TASK BRIEF
Using the records below, quote only the span that opens with the line containing "What is the minimum continuation" and closes with the line containing "The proposed strategy is Nash reversion: start with Comply, and", exactly and inclusively.

THE RECORDS
- Opening Delimiter -
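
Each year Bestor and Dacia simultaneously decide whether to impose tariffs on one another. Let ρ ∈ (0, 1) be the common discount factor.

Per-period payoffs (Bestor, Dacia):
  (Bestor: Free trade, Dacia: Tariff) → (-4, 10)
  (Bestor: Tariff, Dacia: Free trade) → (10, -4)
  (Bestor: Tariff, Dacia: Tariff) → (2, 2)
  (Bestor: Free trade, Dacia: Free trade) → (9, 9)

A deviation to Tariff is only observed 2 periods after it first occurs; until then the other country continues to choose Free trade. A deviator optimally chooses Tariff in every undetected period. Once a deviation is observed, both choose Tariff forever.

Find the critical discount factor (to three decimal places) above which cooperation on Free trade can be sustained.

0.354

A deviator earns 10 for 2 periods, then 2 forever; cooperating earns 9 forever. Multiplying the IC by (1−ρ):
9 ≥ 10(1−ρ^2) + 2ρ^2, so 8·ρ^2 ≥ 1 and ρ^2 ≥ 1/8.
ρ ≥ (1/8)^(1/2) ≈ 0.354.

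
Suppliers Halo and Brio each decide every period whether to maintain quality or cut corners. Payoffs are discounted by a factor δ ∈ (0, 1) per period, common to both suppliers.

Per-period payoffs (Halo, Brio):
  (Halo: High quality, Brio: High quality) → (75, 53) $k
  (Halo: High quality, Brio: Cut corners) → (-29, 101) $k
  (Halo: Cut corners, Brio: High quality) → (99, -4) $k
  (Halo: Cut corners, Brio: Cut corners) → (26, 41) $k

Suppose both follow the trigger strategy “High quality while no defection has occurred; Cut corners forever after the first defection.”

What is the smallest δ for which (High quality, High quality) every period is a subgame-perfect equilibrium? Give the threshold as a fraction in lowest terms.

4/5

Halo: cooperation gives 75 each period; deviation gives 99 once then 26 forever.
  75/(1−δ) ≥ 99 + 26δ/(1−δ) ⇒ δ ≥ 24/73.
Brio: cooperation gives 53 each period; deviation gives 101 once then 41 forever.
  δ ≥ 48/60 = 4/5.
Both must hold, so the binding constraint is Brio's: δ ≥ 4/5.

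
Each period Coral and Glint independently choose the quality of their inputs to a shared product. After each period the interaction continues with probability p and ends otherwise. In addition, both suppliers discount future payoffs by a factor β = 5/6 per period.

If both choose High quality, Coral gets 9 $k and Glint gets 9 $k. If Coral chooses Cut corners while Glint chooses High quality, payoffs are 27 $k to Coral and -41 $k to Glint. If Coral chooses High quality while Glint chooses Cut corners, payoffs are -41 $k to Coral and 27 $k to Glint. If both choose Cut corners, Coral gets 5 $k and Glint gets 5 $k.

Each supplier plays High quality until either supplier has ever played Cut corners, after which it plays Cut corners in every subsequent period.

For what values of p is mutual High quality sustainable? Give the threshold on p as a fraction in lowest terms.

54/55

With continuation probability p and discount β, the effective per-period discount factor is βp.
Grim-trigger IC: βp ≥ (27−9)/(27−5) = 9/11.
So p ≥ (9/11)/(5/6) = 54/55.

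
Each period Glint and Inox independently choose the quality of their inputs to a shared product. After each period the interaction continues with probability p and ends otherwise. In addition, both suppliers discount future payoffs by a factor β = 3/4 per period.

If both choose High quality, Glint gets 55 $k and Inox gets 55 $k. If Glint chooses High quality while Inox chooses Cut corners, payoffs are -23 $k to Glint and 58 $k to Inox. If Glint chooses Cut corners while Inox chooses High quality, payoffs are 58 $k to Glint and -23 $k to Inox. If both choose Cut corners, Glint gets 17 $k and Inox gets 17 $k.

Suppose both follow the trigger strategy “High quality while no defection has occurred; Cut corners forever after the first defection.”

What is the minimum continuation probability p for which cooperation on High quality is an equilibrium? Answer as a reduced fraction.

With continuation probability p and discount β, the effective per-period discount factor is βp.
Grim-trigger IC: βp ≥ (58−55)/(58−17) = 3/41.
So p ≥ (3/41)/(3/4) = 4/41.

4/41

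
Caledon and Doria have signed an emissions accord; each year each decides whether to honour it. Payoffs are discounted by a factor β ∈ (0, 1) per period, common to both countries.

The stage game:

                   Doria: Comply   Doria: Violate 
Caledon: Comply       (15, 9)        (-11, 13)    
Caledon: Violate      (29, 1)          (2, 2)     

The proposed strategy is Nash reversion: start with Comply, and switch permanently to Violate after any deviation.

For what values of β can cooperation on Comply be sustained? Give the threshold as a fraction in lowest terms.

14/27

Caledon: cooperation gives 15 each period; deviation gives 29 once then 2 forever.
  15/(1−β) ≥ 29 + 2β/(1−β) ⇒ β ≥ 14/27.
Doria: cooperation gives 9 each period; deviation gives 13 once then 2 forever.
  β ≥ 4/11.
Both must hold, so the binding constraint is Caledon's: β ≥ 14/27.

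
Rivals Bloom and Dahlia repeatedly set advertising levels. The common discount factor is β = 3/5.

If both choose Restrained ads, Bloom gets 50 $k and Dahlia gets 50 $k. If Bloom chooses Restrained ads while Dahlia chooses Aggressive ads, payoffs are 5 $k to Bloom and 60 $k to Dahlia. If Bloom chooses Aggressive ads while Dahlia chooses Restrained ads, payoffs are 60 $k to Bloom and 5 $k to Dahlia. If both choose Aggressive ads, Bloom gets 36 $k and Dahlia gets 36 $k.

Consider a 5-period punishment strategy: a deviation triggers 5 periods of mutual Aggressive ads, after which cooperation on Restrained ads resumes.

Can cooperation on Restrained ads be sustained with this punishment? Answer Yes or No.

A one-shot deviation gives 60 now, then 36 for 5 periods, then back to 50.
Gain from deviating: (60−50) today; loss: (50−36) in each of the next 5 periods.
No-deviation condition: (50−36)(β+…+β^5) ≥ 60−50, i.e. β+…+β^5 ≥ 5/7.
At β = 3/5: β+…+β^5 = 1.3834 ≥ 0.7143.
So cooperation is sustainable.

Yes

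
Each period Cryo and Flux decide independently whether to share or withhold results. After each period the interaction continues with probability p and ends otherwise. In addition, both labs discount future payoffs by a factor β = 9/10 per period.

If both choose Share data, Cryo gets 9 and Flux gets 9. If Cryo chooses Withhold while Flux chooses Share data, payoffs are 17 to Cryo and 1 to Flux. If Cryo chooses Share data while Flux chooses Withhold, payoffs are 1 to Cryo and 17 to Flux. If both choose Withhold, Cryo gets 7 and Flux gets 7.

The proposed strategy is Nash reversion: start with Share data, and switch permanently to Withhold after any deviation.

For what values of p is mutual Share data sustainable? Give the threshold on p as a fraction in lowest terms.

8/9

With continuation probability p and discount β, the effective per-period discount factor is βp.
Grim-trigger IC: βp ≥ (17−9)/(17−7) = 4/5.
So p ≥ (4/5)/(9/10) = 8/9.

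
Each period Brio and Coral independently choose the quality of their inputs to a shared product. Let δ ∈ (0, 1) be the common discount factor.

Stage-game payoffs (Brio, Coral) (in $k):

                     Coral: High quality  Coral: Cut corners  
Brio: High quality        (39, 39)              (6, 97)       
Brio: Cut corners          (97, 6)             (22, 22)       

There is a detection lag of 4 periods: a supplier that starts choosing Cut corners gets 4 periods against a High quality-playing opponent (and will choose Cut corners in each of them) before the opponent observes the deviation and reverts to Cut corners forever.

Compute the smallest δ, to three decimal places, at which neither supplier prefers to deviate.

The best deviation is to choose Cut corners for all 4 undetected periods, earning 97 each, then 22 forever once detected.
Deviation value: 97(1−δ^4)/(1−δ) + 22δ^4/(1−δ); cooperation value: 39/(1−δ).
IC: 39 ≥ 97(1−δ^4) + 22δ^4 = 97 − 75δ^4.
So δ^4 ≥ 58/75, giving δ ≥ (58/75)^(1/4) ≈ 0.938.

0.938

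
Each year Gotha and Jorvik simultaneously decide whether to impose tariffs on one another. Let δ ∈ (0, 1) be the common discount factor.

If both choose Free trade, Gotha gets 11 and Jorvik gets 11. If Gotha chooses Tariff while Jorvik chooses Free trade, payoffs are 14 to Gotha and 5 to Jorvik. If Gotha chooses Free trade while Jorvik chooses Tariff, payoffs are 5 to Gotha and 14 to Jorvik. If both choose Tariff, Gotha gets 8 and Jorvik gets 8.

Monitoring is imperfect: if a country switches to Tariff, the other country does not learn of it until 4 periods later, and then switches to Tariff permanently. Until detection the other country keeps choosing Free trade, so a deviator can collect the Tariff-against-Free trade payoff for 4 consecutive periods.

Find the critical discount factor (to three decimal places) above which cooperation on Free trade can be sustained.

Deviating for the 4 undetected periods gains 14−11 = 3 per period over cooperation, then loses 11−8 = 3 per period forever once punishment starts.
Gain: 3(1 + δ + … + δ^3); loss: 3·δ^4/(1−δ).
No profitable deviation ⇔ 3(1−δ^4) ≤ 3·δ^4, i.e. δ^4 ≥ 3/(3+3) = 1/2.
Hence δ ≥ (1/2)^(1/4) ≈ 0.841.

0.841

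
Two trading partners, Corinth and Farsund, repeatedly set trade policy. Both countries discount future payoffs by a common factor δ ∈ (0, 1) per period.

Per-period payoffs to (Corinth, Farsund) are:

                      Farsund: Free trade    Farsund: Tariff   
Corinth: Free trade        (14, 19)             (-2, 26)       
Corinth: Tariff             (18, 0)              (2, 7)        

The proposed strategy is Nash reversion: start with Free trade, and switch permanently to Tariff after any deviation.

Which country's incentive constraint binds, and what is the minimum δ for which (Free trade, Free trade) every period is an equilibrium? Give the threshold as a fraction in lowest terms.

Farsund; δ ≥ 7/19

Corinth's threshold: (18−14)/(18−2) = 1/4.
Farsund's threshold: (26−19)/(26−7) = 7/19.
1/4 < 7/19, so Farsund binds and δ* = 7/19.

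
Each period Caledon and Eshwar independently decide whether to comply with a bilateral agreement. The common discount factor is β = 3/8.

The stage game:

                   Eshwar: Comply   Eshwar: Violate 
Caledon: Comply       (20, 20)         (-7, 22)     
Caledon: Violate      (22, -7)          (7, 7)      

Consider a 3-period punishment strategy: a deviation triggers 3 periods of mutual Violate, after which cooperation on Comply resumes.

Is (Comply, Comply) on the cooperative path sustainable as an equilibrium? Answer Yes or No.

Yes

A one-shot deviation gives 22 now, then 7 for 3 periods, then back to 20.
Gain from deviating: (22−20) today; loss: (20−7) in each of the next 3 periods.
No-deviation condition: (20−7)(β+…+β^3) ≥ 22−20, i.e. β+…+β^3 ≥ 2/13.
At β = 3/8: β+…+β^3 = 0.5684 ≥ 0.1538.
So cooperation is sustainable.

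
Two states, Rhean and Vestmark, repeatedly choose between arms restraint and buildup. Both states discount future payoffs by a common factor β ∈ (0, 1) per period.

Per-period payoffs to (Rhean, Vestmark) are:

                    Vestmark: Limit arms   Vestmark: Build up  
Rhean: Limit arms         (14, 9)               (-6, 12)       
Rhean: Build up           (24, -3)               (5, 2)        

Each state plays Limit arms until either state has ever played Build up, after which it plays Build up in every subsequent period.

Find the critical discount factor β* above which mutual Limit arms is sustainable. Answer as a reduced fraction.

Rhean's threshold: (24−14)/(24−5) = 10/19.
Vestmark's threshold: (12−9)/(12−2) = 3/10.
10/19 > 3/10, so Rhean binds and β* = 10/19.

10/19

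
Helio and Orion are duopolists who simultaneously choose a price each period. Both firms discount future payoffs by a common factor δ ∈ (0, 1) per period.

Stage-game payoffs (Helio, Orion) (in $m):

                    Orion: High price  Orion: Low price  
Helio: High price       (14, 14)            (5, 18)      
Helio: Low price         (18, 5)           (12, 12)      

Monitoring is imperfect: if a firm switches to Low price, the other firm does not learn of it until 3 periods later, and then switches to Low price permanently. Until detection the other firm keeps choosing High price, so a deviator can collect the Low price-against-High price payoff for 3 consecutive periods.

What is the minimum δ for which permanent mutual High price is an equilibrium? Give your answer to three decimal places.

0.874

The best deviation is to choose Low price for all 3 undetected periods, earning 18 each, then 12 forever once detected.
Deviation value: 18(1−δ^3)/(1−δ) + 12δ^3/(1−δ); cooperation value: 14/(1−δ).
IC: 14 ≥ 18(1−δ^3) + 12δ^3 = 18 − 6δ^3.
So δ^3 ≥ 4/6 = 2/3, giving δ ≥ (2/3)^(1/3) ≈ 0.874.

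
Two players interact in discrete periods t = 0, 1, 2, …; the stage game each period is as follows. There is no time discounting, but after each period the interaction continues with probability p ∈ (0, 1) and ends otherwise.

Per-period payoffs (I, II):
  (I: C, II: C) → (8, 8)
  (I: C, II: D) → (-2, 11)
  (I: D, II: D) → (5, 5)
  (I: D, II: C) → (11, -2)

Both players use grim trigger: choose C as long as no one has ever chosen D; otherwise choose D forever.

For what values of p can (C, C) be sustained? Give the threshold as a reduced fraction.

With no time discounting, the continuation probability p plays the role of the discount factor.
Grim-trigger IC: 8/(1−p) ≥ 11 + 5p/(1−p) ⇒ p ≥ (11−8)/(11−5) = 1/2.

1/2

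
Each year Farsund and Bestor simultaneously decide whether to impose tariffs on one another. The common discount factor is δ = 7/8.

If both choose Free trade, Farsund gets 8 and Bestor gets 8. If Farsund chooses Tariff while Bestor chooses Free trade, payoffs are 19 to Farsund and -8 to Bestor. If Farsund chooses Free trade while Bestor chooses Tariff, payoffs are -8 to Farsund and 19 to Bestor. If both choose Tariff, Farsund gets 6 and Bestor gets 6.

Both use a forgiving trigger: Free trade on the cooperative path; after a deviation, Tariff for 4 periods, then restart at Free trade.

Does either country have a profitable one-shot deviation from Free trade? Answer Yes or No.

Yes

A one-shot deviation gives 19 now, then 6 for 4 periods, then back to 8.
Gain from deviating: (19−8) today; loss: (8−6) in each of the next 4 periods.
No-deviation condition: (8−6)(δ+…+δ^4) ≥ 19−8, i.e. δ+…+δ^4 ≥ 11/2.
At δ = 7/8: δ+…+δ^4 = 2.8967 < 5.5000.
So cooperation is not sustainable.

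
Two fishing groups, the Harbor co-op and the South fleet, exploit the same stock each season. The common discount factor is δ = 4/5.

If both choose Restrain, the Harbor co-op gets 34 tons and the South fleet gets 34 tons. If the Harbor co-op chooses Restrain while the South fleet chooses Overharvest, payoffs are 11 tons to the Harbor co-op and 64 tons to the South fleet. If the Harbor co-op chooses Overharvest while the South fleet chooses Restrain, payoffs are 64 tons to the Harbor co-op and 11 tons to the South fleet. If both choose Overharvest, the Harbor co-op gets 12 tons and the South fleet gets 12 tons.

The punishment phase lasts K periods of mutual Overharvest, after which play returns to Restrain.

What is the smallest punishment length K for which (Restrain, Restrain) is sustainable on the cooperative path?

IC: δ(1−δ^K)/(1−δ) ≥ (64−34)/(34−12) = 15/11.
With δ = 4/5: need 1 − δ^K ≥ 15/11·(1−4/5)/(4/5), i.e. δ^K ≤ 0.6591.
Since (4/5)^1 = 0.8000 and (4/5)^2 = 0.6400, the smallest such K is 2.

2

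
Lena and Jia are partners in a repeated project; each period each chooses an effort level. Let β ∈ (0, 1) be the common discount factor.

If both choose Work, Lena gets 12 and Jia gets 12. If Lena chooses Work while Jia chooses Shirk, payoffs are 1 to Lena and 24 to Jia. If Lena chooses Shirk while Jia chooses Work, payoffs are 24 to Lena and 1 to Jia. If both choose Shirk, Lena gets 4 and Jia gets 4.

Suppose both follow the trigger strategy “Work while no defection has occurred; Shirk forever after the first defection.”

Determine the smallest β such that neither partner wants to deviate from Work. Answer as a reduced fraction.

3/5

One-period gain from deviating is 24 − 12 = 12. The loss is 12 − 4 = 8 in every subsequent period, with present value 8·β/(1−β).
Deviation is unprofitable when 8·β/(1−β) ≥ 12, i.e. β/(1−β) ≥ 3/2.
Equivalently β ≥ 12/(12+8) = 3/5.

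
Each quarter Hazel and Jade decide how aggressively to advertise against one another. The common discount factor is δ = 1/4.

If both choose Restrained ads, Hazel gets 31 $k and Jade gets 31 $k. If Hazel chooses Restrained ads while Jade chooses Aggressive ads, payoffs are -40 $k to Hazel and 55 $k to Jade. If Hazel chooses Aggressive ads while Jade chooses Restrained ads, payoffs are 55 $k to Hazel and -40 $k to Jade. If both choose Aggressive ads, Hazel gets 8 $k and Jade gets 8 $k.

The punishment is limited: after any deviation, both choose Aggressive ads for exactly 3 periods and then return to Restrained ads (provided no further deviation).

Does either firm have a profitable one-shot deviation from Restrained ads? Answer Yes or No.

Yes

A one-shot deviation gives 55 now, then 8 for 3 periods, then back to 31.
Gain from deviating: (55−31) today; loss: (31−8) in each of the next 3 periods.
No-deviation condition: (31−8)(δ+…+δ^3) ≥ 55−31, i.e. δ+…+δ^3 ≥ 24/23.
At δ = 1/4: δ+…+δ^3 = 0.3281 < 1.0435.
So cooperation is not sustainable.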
- Closing Delimiter -
EXERCISE ANSWER
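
What is the minimum continuation probability p for which cooperation on High quality is an equilibrium? Answer as a reduced fraction.

With continuation probability p and discount β, the effective per-period discount factor is βp.
Grim-trigger IC: βp ≥ (58−55)/(58−17) = 3/41.
So p ≥ (3/41)/(3/4) = 4/41.

4/41

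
Caledon and Doria have signed an emissions accord; each year each decides whether to honour it. Payoffs are discounted by a factor β ∈ (0, 1) per period, common to both countries.

The stage game:

                   Doria: Comply   Doria: Violate 
Caledon: Comply       (15, 9)        (-11, 13)    
Caledon: Violate      (29, 1)          (2, 2)     

The proposed strategy is Nash reversion: start with Comply, and switch permanently to Violate after any deviation.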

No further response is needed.